Records shown
>>>>

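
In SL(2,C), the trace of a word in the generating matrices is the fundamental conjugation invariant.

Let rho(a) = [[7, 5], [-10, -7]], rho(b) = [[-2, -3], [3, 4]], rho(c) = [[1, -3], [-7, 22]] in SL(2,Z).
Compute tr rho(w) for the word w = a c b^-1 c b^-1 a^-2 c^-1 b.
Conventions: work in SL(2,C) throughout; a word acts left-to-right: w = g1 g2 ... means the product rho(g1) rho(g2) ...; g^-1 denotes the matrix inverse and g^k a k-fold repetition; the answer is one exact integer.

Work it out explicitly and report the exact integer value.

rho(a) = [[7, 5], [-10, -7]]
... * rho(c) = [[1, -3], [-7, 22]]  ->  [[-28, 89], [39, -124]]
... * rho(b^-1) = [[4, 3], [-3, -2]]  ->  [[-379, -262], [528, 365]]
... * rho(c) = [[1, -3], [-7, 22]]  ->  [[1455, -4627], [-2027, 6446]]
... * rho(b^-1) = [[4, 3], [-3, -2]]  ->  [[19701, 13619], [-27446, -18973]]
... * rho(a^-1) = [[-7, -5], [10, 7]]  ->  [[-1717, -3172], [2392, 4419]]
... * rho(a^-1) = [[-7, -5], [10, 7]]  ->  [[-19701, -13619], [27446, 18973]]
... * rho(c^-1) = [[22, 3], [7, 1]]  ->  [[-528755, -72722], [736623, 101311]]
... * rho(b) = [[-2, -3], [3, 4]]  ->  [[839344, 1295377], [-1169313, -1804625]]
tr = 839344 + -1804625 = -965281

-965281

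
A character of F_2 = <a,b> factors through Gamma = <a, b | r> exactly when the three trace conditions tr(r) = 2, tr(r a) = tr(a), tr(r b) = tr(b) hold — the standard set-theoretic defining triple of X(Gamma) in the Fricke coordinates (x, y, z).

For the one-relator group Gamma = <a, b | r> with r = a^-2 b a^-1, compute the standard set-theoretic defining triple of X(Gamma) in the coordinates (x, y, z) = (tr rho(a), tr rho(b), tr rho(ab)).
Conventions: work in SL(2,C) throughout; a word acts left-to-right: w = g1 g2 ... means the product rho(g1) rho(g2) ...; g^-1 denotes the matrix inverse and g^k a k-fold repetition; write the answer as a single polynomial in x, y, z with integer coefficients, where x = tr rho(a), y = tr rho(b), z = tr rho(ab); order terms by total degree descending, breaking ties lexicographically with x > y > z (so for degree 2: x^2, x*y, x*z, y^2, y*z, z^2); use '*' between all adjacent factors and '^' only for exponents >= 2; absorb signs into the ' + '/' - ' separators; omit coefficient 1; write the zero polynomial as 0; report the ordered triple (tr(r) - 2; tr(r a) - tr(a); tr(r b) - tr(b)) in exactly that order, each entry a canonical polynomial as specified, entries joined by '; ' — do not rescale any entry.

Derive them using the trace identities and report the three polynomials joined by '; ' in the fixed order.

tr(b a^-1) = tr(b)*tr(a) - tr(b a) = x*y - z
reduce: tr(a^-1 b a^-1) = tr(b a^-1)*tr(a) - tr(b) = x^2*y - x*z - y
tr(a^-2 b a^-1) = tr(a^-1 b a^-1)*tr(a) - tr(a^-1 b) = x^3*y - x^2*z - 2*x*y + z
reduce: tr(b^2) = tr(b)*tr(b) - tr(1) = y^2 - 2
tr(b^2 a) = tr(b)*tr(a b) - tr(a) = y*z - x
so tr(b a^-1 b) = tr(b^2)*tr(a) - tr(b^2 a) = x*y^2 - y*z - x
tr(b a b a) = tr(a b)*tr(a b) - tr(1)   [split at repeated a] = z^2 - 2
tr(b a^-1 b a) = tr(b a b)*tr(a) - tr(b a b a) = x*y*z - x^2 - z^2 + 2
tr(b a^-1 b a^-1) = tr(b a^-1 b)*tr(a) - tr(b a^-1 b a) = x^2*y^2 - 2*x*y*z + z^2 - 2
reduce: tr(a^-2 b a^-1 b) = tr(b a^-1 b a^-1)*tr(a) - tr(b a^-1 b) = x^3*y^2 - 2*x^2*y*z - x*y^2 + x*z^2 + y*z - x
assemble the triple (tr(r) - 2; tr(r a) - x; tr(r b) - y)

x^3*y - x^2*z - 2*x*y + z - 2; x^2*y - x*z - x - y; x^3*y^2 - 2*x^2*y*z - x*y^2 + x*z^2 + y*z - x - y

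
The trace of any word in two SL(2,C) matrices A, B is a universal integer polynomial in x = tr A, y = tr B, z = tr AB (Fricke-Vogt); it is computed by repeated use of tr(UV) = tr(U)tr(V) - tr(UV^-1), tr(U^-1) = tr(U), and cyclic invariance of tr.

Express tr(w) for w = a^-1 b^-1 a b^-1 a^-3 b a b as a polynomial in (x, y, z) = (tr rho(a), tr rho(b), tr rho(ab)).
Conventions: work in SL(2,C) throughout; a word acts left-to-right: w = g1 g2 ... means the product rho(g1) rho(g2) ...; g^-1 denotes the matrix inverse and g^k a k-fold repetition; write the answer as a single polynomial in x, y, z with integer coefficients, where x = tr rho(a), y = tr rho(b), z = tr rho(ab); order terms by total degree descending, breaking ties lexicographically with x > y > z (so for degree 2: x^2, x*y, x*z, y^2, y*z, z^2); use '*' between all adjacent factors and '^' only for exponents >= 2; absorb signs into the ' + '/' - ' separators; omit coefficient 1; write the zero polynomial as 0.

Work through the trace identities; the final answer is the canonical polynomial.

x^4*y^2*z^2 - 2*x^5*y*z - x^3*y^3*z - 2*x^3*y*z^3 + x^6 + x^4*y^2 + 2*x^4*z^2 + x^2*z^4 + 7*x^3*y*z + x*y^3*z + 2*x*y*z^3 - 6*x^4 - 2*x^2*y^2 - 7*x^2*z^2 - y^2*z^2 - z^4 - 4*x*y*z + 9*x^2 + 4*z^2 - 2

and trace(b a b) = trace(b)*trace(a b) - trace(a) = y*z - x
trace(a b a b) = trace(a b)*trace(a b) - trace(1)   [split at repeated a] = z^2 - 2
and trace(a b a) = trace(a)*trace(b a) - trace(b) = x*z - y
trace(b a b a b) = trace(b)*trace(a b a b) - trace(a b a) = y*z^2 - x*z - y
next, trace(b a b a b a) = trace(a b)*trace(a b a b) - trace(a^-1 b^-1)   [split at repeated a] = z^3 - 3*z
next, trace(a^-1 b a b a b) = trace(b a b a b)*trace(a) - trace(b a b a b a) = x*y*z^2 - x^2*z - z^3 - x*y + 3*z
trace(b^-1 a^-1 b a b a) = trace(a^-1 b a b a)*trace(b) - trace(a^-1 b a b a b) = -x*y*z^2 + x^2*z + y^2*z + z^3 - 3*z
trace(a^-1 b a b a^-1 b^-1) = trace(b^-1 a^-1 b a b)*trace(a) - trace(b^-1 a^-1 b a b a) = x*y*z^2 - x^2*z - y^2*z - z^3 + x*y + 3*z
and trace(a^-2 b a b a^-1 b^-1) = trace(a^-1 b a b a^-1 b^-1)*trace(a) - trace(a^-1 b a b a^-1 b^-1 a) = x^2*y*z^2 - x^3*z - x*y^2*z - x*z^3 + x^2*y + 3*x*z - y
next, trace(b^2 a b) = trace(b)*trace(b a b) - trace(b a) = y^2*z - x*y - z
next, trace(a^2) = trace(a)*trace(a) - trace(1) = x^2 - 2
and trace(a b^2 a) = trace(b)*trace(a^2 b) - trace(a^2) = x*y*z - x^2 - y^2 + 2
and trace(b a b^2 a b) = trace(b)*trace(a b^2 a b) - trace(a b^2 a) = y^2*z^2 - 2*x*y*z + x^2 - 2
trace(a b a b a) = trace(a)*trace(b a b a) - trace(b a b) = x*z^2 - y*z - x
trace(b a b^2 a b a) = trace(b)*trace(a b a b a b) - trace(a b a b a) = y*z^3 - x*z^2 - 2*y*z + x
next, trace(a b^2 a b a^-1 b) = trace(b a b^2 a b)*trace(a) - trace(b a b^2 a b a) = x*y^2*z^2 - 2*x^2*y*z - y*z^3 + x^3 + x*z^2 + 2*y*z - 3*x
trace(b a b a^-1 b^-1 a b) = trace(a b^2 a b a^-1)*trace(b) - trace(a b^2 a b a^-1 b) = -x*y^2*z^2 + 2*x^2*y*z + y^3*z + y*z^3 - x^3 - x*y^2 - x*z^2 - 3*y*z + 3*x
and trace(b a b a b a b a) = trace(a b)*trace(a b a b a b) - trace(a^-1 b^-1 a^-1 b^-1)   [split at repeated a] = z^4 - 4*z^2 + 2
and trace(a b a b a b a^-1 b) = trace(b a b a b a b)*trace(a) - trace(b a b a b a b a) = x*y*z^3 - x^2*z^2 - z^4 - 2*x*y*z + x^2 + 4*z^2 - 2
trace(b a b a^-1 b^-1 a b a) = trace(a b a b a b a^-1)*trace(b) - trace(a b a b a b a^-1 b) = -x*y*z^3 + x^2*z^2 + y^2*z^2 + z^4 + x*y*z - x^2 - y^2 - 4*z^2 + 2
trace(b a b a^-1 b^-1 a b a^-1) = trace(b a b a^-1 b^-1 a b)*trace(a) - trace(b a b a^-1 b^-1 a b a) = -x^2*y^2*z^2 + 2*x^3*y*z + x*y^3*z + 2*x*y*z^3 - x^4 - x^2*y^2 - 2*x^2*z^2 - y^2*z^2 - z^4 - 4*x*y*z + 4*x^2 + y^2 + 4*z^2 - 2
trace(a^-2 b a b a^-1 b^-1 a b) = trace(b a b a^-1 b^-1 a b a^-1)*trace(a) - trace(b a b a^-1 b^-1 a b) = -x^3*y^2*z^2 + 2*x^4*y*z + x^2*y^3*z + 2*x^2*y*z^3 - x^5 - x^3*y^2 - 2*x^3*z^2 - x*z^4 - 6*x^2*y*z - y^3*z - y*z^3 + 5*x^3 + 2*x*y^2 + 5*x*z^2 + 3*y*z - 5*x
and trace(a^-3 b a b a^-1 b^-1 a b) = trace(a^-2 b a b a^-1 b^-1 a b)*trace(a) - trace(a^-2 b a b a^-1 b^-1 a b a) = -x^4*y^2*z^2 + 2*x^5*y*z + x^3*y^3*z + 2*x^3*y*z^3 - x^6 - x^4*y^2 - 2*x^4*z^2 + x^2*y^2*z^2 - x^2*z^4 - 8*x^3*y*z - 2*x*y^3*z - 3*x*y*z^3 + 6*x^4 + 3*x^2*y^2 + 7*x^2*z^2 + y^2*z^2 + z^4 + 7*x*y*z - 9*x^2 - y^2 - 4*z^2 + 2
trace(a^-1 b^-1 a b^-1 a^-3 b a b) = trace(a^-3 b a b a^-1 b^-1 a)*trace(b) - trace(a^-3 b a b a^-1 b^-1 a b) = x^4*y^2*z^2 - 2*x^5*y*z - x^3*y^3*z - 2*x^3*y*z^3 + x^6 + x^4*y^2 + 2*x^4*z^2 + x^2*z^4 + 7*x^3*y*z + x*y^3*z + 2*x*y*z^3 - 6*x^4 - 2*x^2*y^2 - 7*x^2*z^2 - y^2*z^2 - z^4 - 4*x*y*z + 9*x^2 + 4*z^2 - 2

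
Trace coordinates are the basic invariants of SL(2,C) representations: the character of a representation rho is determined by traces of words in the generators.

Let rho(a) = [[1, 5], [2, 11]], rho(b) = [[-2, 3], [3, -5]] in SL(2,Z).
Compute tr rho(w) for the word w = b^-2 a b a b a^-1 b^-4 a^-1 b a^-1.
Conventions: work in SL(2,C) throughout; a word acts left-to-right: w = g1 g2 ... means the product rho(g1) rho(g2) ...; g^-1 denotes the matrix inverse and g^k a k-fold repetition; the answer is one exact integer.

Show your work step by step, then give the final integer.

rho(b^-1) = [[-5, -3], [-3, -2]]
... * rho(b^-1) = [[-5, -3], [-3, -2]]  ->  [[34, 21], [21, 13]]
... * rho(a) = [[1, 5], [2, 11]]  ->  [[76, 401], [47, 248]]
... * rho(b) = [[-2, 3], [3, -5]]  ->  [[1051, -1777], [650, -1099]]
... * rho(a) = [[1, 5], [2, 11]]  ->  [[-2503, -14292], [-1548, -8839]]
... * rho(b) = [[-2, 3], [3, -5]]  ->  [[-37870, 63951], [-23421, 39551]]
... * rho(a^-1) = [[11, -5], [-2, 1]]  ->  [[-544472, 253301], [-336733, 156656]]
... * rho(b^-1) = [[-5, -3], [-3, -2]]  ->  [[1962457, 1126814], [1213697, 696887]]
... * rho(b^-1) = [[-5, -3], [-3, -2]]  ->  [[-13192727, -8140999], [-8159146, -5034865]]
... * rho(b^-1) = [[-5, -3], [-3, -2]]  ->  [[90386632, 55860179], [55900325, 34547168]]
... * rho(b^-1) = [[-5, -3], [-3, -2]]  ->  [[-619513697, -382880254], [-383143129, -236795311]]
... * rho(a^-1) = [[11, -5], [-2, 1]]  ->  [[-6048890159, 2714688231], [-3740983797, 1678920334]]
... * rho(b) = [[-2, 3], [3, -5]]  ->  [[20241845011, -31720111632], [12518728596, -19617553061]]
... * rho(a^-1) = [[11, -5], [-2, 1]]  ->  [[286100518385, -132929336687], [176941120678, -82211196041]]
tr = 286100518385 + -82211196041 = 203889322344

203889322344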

<<<<

Work required
Starting with the line above that holds "Derive them using" and stopping with the line that holds "Express tr(w) for", reproduce each line exactly, omitting all other lines.

Answer to this exercise
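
Derive them using the trace identities and report the three polynomials joined by '; ' in the fixed order.

tr(b a^-1) = tr(b)*tr(a) - tr(b a) = x*y - z
reduce: tr(a^-1 b a^-1) = tr(b a^-1)*tr(a) - tr(b) = x^2*y - x*z - y
tr(a^-2 b a^-1) = tr(a^-1 b a^-1)*tr(a) - tr(a^-1 b) = x^3*y - x^2*z - 2*x*y + z
reduce: tr(b^2) = tr(b)*tr(b) - tr(1) = y^2 - 2
tr(b^2 a) = tr(b)*tr(a b) - tr(a) = y*z - x
so tr(b a^-1 b) = tr(b^2)*tr(a) - tr(b^2 a) = x*y^2 - y*z - x
tr(b a b a) = tr(a b)*tr(a b) - tr(1)   [split at repeated a] = z^2 - 2
tr(b a^-1 b a) = tr(b a b)*tr(a) - tr(b a b a) = x*y*z - x^2 - z^2 + 2
tr(b a^-1 b a^-1) = tr(b a^-1 b)*tr(a) - tr(b a^-1 b a) = x^2*y^2 - 2*x*y*z + z^2 - 2
reduce: tr(a^-2 b a^-1 b) = tr(b a^-1 b a^-1)*tr(a) - tr(b a^-1 b) = x^3*y^2 - 2*x^2*y*z - x*y^2 + x*z^2 + y*z - x
assemble the triple (tr(r) - 2; tr(r a) - x; tr(r b) - y)

x^3*y - x^2*z - 2*x*y + z - 2; x^2*y - x*z - x - y; x^3*y^2 - 2*x^2*y*z - x*y^2 + x*z^2 + y*z - x - y

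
The trace of any word in two SL(2,C) matrices A, B is a universal integer polynomial in x = tr A, y = tr B, z = tr AB (Fricke-Vogt); it is computed by repeated use of tr(UV) = tr(U)tr(V) - tr(UV^-1), tr(U^-1) = tr(U), and cyclic invariance of tr.

Express tr(w) for w = a^-1 b^-1 a b^-1 a^-3 b a b as a polynomial in (x, y, z) = (tr rho(a), tr rho(b), tr rho(ab)).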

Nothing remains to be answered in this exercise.